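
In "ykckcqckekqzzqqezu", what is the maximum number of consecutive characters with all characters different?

add y: [y] len 1
add k: [y, k] len 2
add c: [y, k, c] len 3
add k (repeat k, move left end past it): [c, k] len 2
add c (repeat c, move left end past it): [k, c] len 2
add q: [k, c, q] len 3
add c (repeat c, move left end past it): [q, c] len 2
add k: [q, c, k] len 3
add e: [q, c, k, e] len 4
add k (repeat k, move left end past it): [e, k] len 2
add q: [e, k, q] len 3
add z: [e, k, q, z] len 4
add z (repeat z, move left end past it): [z] len 1
add q: [z, q] len 2
add q (repeat q, move left end past it): [q] len 1
add e: [q, e] len 2
add z: [q, e, z] len 3
add u: [q, e, z, u] len 4
Longest all-distinct length: 4.

4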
——————
• **What you have to do**
Retype all of the entries. Keep each one exactly as written.

• **Solution to the exercise**
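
In "ykckcqckekqzzqqezu", what is the maximum number of consecutive characters with all characters different?

add y: [y] len 1
add k: [y, k] len 2
add c: [y, k, c] len 3
add k (repeat k, move left end past it): [c, k] len 2
add c (repeat c, move left end past it): [k, c] len 2
add q: [k, c, q] len 3
add c (repeat c, move left end past it): [q, c] len 2
add k: [q, c, k] len 3
add e: [q, c, k, e] len 4
add k (repeat k, move left end past it): [e, k] len 2
add q: [e, k, q] len 3
add z: [e, k, q, z] len 4
add z (repeat z, move left end past it): [z] len 1
add q: [z, q] len 2
add q (repeat q, move left end past it): [q] len 1
add e: [q, e] len 2
add z: [q, e, z] len 3
add u: [q, e, z, u] len 4
Longest all-distinct length: 4.

4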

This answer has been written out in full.